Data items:
—————

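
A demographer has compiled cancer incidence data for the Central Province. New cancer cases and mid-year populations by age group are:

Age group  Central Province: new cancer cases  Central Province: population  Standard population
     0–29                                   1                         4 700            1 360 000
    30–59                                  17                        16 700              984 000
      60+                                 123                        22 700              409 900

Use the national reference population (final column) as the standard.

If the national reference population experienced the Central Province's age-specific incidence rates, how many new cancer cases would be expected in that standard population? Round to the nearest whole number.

3512

Age-specific rates per 100 000 for the Central Province: 21.28, 101.80, 541.85.
Expected new cancer cases = Σ (standard pop × age-specific rate ÷ 100 000)
= 1 360 000×21.28/100 000 + 984 000×101.80/100 000 + 409 900×541.85/100 000
= 289.36 + 1001.68 + 2221.04 = 3512.08.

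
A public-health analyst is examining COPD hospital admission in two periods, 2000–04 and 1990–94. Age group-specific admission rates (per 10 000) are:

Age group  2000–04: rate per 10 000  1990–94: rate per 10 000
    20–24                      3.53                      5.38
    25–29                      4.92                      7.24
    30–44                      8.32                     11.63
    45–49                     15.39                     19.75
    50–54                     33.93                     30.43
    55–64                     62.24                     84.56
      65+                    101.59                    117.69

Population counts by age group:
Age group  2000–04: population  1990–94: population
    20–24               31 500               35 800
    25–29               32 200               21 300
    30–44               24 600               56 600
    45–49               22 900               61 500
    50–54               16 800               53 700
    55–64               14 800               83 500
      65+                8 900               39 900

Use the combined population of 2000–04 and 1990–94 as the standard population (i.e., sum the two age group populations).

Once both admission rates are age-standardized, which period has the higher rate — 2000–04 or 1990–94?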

—————

Work instructions:
Within the data, how many lines hold the word "populations"? State only that number.

Completed task:
2